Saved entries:

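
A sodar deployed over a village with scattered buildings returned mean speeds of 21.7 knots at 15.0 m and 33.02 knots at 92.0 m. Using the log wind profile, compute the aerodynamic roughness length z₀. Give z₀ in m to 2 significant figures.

z₀ ≈ 0.46 m

Log law: V(z) ∝ ln(z/z₀). With r = V₁/V₂ = 21.7/33.02 = 0.65718,
r · ln(z₂/z₀) = ln(z₁/z₀) ⇒ ln z₀ = (ln z₁ − r·ln z₂)/(1 − r)
ln z₀ = (2.70805 − 0.65718×4.52179) / 0.34282 = -0.7688
z₀ = exp(-0.7688) = 0.4636 m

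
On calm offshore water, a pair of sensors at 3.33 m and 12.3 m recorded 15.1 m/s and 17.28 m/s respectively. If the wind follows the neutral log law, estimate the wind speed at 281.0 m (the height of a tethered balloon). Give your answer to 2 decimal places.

22.50 m/s

Log law: V ∝ ln(z/z₀). From the pair, with r = V₁/V₂ = 0.87384,
ln z₀ = (ln z₁ − r·ln z₂)/(1 − r) = (1.2030 − 0.87384×2.5096)/0.12616 = -7.8475 → z₀ = 0.0003907 m
V₃ = V₁ · ln(z₃/z₀)/ln(z₁/z₀) = 15.1 × 13.4859/9.0505 = 22.5001 m/s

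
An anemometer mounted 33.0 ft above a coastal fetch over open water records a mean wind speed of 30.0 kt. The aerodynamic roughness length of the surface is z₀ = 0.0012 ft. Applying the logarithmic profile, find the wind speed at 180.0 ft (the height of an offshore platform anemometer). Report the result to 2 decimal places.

Log law: V(z) ∝ ln(z/z₀), so V₂/V₁ = ln(z₂/z₀) / ln(z₁/z₀).
ln(180.0/0.0012) = 11.9184, ln(33.0/0.0012) = 10.2219
V₂ = 30.0 × 11.9184/10.2219 = 30.0 × 1.1660 = 34.9788 kt

34.98 kt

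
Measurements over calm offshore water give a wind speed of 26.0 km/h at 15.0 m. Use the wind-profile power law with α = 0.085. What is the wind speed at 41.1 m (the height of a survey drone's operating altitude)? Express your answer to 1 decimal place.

28.3 km/h

Power-law profile: V₂ = V₁ · (z₂/z₁)^α
V₂ = 26.0 × (41.1/15.0)^0.085 = 26.0 × (2.7400)^0.085
    = 26.0 × 1.0895 = 28.3258 km/h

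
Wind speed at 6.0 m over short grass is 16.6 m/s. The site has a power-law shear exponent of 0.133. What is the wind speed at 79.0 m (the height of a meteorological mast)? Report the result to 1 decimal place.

Power-law profile: V₂ = V₁ · (z₂/z₁)^α
V₂ = 16.6 × (79.0/6.0)^0.133 = 16.6 × (13.1667)^0.133
    = 16.6 × 1.4089 = 23.3883 m/s

23.4 m/s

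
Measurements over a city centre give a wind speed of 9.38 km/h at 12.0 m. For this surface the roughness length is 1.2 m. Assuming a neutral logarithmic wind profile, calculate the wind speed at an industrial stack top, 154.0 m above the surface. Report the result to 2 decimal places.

19.78 km/h

Log law: V(z) ∝ ln(z/z₀), so V₂/V₁ = ln(z₂/z₀) / ln(z₁/z₀).
ln(154.0/1.2) = 4.8546, ln(12.0/1.2) = 2.3026
V₂ = 9.38 × 4.8546/2.3026 = 9.38 × 2.1083 = 19.7762 km/h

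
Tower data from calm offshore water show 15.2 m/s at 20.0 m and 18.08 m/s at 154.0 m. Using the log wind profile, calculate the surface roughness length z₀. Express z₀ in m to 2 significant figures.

Log law: V(z) ∝ ln(z/z₀). With r = V₁/V₂ = 15.2/18.08 = 0.84071,
r · ln(z₂/z₀) = ln(z₁/z₀) ⇒ ln z₀ = (ln z₁ − r·ln z₂)/(1 − r)
ln z₀ = (2.99573 − 0.84071×5.03695) / 0.15929 = -7.7774
z₀ = exp(-7.7774) = 0.0004191 m

z₀ ≈ 0.00042 m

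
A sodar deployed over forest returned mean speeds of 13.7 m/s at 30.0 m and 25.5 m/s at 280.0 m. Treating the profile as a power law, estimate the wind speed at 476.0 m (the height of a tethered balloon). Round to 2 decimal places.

29.56 m/s

First find α: α = ln(V₂/V₁)/ln(z₂/z₁) = ln(25.5/13.7)/ln(280.0/30.0) = 0.62128/2.23359 = 0.2782
Extrapolate from 280.0 m to 476.0 m: V₃ = 25.5 × (476.0/280.0)^0.2782 = 25.5 × 1.1590 = 29.5556 m/s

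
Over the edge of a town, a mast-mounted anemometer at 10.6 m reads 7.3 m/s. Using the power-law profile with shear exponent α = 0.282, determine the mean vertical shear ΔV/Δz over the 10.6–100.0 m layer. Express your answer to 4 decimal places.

0.0721 m/s/m

Power law: V₂ = V₁ · (z₂/z₁)^α = 7.3 × (9.4340)^0.282 = 13.7463 m/s
ΔV/Δz = (13.7463 − 7.3)/(100.0 − 10.6) = 6.4463/89.4000 = 0.07211 m/s/m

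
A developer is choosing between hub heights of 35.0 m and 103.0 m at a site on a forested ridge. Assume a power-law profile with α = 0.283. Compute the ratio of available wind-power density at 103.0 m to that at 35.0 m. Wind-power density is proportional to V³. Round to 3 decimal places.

2.500

Speed ratio: V_B/V_A = (z_B/z_A)^α = (103.0/35.0)^0.283 = (2.9429)^0.283 = 1.35726
Power-density ratio: P_B/P_A = (V_B/V_A)³ = (1.35726)³ = 2.50026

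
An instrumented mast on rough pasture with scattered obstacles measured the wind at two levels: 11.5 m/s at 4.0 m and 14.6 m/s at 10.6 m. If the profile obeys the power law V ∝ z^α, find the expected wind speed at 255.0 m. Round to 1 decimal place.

31.8 m/s

First find α: α = ln(V₂/V₁)/ln(z₂/z₁) = ln(14.6/11.5)/ln(10.6/4.0) = 0.23867/0.97456 = 0.2449
Extrapolate from 10.6 m to 255.0 m: V₃ = 14.6 × (255.0/10.6)^0.2449 = 14.6 × 2.1791 = 31.8144 m/s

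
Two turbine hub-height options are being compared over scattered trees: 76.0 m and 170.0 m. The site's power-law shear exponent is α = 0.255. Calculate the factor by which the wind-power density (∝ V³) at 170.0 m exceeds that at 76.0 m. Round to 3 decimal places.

Speed ratio: V_B/V_A = (z_B/z_A)^α = (170.0/76.0)^0.255 = (2.2368)^0.255 = 1.22788
Power-density ratio: P_B/P_A = (V_B/V_A)³ = (1.22788)³ = 1.85128

1.851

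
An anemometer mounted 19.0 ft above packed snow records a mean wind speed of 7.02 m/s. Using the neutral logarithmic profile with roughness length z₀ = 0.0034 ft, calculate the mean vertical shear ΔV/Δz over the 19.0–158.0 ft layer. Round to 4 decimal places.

0.0124 m/s/ft

Log law: V₂ = V₁ · ln(z₂/z₀)/ln(z₁/z₀) = 7.02 × 10.7466/8.6284 = 8.7433 m/s
ΔV/Δz = (8.7433 − 7.02)/(158.0 − 19.0) = 1.7233/139.0000 = 0.01240 m/s/ft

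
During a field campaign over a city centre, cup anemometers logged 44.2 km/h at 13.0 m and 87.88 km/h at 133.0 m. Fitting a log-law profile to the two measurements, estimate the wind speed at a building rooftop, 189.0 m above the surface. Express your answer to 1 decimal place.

94.5 km/h

Log law: V ∝ ln(z/z₀). From the pair, with r = V₁/V₂ = 0.50296,
ln z₀ = (ln z₁ − r·ln z₂)/(1 − r) = (2.5649 − 0.50296×4.8903)/0.49704 = 0.2119 → z₀ = 1.236 m
V₃ = V₁ · ln(z₃/z₀)/ln(z₁/z₀) = 44.2 × 5.0299/2.3531 = 94.4806 km/h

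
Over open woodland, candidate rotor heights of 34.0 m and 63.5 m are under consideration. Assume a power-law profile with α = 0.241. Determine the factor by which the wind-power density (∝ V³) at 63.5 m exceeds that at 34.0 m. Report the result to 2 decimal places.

1.57

Speed ratio: V_B/V_A = (z_B/z_A)^α = (63.5/34.0)^0.241 = (1.8676)^0.241 = 1.16247
Power-density ratio: P_B/P_A = (V_B/V_A)³ = (1.16247)³ = 1.57089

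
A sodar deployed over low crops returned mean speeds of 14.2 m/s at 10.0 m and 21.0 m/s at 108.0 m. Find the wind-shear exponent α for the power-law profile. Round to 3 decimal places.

α ≈ 0.164

Power law: V₂/V₁ = (z₂/z₁)^α ⇒ α = ln(V₂/V₁) / ln(z₂/z₁)
α = ln(21.0/14.2) / ln(108.0/10.0) = ln(1.4789) / ln(10.8000)
  = 0.39128 / 2.37955 = 0.16443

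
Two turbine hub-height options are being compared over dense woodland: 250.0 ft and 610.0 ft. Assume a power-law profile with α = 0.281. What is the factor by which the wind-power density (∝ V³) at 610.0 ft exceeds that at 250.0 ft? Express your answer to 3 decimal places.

2.121

Speed ratio: V_B/V_A = (z_B/z_A)^α = (610.0/250.0)^0.281 = (2.4400)^0.281 = 1.28486
Power-density ratio: P_B/P_A = (V_B/V_A)³ = (1.28486)³ = 2.12114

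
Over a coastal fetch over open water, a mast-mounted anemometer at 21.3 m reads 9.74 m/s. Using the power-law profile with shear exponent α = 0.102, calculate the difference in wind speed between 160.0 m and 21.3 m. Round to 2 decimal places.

2.22 m/s

Power law: V₂ = V₁ · (z₂/z₁)^α = 9.74 × (7.5117)^0.102 = 11.9642 m/s
ΔV = 11.9642 − 9.74 = 2.2242 m/s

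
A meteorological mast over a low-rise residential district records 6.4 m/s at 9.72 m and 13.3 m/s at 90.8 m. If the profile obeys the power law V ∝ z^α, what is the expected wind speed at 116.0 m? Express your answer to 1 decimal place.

First find α: α = ln(V₂/V₁)/ln(z₂/z₁) = ln(13.3/6.4)/ln(90.8/9.72) = 0.73147/2.23447 = 0.3274
Extrapolate from 90.8 m to 116.0 m: V₃ = 13.3 × (116.0/90.8)^0.3274 = 13.3 × 1.0835 = 14.4103 m/s

14.4 m/s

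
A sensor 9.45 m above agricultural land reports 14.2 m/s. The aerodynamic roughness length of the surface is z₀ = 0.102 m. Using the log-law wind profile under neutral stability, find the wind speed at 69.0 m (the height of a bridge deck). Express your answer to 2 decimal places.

20.43 m/s

Log law: V(z) ∝ ln(z/z₀), so V₂/V₁ = ln(z₂/z₀) / ln(z₁/z₀).
ln(69.0/0.102) = 6.5169, ln(9.45/0.102) = 4.5288
V₂ = 14.2 × 6.5169/4.5288 = 14.2 × 1.4390 = 20.4336 m/s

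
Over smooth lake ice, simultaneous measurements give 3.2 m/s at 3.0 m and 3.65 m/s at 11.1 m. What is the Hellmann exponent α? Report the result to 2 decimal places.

α ≈ 0.10

Power law: V₂/V₁ = (z₂/z₁)^α ⇒ α = ln(V₂/V₁) / ln(z₂/z₁)
α = ln(3.65/3.2) / ln(11.1/3.0) = ln(1.1406) / ln(3.7000)
  = 0.13158 / 1.30833 = 0.10057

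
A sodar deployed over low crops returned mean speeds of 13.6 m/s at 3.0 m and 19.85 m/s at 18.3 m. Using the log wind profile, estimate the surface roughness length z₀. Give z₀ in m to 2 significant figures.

Log law: V(z) ∝ ln(z/z₀). With r = V₁/V₂ = 13.6/19.85 = 0.68514,
r · ln(z₂/z₀) = ln(z₁/z₀) ⇒ ln z₀ = (ln z₁ − r·ln z₂)/(1 − r)
ln z₀ = (1.09861 − 0.68514×2.90690) / 0.31486 = -2.8362
z₀ = exp(-2.8362) = 0.05865 m

z₀ ≈ 0.059 m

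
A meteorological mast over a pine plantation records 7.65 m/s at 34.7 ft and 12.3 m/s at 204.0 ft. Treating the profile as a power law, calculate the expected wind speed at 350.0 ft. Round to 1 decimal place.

First find α: α = ln(V₂/V₁)/ln(z₂/z₁) = ln(12.3/7.65)/ln(204.0/34.7) = 0.47489/1.77138 = 0.2681
Extrapolate from 204.0 ft to 350.0 ft: V₃ = 12.3 × (350.0/204.0)^0.2681 = 12.3 × 1.1557 = 14.2153 m/s

14.2 m/s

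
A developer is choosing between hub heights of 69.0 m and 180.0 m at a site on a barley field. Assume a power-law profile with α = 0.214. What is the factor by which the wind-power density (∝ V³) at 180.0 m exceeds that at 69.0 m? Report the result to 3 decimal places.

1.851

Speed ratio: V_B/V_A = (z_B/z_A)^α = (180.0/69.0)^0.214 = (2.6087)^0.214 = 1.22776
Power-density ratio: P_B/P_A = (V_B/V_A)³ = (1.22776)³ = 1.85073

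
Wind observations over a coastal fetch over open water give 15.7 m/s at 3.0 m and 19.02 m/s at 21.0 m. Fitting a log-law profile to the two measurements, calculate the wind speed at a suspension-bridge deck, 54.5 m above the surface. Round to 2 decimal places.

Log law: V ∝ ln(z/z₀). From the pair, with r = V₁/V₂ = 0.82545,
ln z₀ = (ln z₁ − r·ln z₂)/(1 − r) = (1.0986 − 0.82545×3.0445)/0.17455 = -8.1034 → z₀ = 0.0003025 m
V₃ = V₁ · ln(z₃/z₀)/ln(z₁/z₀) = 15.7 × 12.1016/9.2020 = 20.6471 m/s

20.65 m/s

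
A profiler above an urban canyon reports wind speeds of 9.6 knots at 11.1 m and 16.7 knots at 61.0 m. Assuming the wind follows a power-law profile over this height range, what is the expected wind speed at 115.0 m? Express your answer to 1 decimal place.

First find α: α = ln(V₂/V₁)/ln(z₂/z₁) = ln(16.7/9.6)/ln(61.0/11.1) = 0.55365/1.70393 = 0.3249
Extrapolate from 61.0 m to 115.0 m: V₃ = 16.7 × (115.0/61.0)^0.3249 = 16.7 × 1.2288 = 20.5206 knots

20.5 knots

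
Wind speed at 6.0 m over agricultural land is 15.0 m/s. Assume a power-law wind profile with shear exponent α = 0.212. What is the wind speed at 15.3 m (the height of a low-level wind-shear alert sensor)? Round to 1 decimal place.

18.3 m/s

Power-law profile: V₂ = V₁ · (z₂/z₁)^α
V₂ = 15.0 × (15.3/6.0)^0.212 = 15.0 × (2.5500)^0.212
    = 15.0 × 1.2195 = 18.2927 m/s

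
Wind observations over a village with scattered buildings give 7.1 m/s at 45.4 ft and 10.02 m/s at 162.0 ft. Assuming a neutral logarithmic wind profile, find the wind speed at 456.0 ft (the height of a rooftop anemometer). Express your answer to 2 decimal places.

12.40 m/s

Log law: V ∝ ln(z/z₀). From the pair, with r = V₁/V₂ = 0.70858,
ln z₀ = (ln z₁ − r·ln z₂)/(1 − r) = (3.8155 − 0.70858×5.0876)/0.29142 = 0.7224 → z₀ = 2.059 ft
V₃ = V₁ · ln(z₃/z₀)/ln(z₁/z₀) = 7.1 × 5.4001/3.0931 = 12.3955 m/s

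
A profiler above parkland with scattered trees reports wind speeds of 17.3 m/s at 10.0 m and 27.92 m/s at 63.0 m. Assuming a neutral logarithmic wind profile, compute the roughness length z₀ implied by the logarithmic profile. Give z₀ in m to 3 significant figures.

Log law: V(z) ∝ ln(z/z₀). With r = V₁/V₂ = 17.3/27.92 = 0.61963,
r · ln(z₂/z₀) = ln(z₁/z₀) ⇒ ln z₀ = (ln z₁ − r·ln z₂)/(1 − r)
ln z₀ = (2.30259 − 0.61963×4.14313) / 0.38037 = -0.6957
z₀ = exp(-0.6957) = 0.4987 m

z₀ ≈ 0.499 m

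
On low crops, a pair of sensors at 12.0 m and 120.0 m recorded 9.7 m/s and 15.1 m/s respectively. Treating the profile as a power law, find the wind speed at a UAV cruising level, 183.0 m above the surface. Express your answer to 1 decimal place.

16.4 m/s

First find α: α = ln(V₂/V₁)/ln(z₂/z₁) = ln(15.1/9.7)/ln(120.0/12.0) = 0.44257/2.30259 = 0.1922
Extrapolate from 120.0 m to 183.0 m: V₃ = 15.1 × (183.0/120.0)^0.1922 = 15.1 × 1.0845 = 16.3758 m/s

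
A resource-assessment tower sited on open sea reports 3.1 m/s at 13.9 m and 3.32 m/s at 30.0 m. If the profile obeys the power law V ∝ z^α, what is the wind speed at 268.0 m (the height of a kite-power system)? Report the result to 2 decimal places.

First find α: α = ln(V₂/V₁)/ln(z₂/z₁) = ln(3.32/3.1)/ln(30.0/13.9) = 0.06856/0.76931 = 0.0891
Extrapolate from 30.0 m to 268.0 m: V₃ = 3.32 × (268.0/30.0)^0.0891 = 3.32 × 1.2155 = 4.0355 m/s

4.04 m/s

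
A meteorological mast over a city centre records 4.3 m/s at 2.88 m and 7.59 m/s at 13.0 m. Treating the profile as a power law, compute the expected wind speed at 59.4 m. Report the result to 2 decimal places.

13.46 m/s

First find α: α = ln(V₂/V₁)/ln(z₂/z₁) = ln(7.59/4.3)/ln(13.0/2.88) = 0.56822/1.50716 = 0.3770
Extrapolate from 13.0 m to 59.4 m: V₃ = 7.59 × (59.4/13.0)^0.3770 = 7.59 × 1.7732 = 13.4589 m/s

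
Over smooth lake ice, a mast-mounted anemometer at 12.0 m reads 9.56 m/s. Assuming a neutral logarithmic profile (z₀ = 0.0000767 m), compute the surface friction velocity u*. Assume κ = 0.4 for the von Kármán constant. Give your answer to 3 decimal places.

u* ≈ 0.320 m/s

Log law: V(z) = (u*/κ) · ln(z/z₀) ⇒ u* = κ · V / ln(z/z₀)
u* = 0.4 × 9.56 / ln(12.0/0.0000767) = 0.4 × 9.56 / 11.9605
   = 3.8240 / 11.9605 = 0.3197 m/s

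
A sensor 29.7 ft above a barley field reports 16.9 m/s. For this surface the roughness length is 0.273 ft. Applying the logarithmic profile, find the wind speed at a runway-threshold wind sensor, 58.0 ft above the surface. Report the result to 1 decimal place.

Log law: V(z) ∝ ln(z/z₀), so V₂/V₁ = ln(z₂/z₀) / ln(z₁/z₀).
ln(58.0/0.273) = 5.3587, ln(29.7/0.273) = 4.6894
V₂ = 16.9 × 5.3587/4.6894 = 16.9 × 1.1427 = 19.3120 m/s

19.3 m/s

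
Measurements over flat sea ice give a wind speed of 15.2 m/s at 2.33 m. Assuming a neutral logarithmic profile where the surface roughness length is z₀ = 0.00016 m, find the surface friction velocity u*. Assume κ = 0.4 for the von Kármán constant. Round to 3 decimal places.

u* ≈ 0.634 m/s

Log law: V(z) = (u*/κ) · ln(z/z₀) ⇒ u* = κ · V / ln(z/z₀)
u* = 0.4 × 15.2 / ln(2.33/0.00016) = 0.4 × 15.2 / 9.5862
   = 6.0800 / 9.5862 = 0.6342 m/s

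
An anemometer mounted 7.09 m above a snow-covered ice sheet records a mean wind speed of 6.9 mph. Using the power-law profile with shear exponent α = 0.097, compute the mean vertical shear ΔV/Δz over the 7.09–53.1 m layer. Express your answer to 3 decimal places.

Power law: V₂ = V₁ · (z₂/z₁)^α = 6.9 × (7.4894)^0.097 = 8.3882 mph
ΔV/Δz = (8.3882 − 6.9)/(53.1 − 7.09) = 1.4882/46.0100 = 0.03235 mph/m

0.032 mph/m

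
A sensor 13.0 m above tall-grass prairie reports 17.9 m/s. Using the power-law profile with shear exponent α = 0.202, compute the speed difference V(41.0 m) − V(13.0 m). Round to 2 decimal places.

Power law: V₂ = V₁ · (z₂/z₁)^α = 17.9 × (3.1538)^0.202 = 22.5745 m/s
ΔV = 22.5745 − 17.9 = 4.6745 m/s

4.67 m/s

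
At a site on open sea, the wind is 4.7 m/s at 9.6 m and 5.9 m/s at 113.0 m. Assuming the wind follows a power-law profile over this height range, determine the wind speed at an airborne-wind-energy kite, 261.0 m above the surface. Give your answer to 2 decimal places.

6.37 m/s

First find α: α = ln(V₂/V₁)/ln(z₂/z₁) = ln(5.9/4.7)/ln(113.0/9.6) = 0.22739/2.46562 = 0.0922
Extrapolate from 113.0 m to 261.0 m: V₃ = 5.9 × (261.0/113.0)^0.0922 = 5.9 × 1.0803 = 6.3735 m/s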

Activity: Quote verbatim the line containing "A sensor 13.0" and every line after it through the end of the records above.

Your solution:
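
A sensor 13.0 m above tall-grass prairie reports 17.9 m/s. Using the power-law profile with shear exponent α = 0.202, compute the speed difference V(41.0 m) − V(13.0 m). Round to 2 decimal places.

Power law: V₂ = V₁ · (z₂/z₁)^α = 17.9 × (3.1538)^0.202 = 22.5745 m/s
ΔV = 22.5745 − 17.9 = 4.6745 m/s

4.67 m/s

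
At a site on open sea, the wind is 4.7 m/s at 9.6 m and 5.9 m/s at 113.0 m. Assuming the wind follows a power-law profile over this height range, determine the wind speed at an airborne-wind-energy kite, 261.0 m above the surface. Give your answer to 2 decimal places.

6.37 m/s

First find α: α = ln(V₂/V₁)/ln(z₂/z₁) = ln(5.9/4.7)/ln(113.0/9.6) = 0.22739/2.46562 = 0.0922
Extrapolate from 113.0 m to 261.0 m: V₃ = 5.9 × (261.0/113.0)^0.0922 = 5.9 × 1.0803 = 6.3735 m/s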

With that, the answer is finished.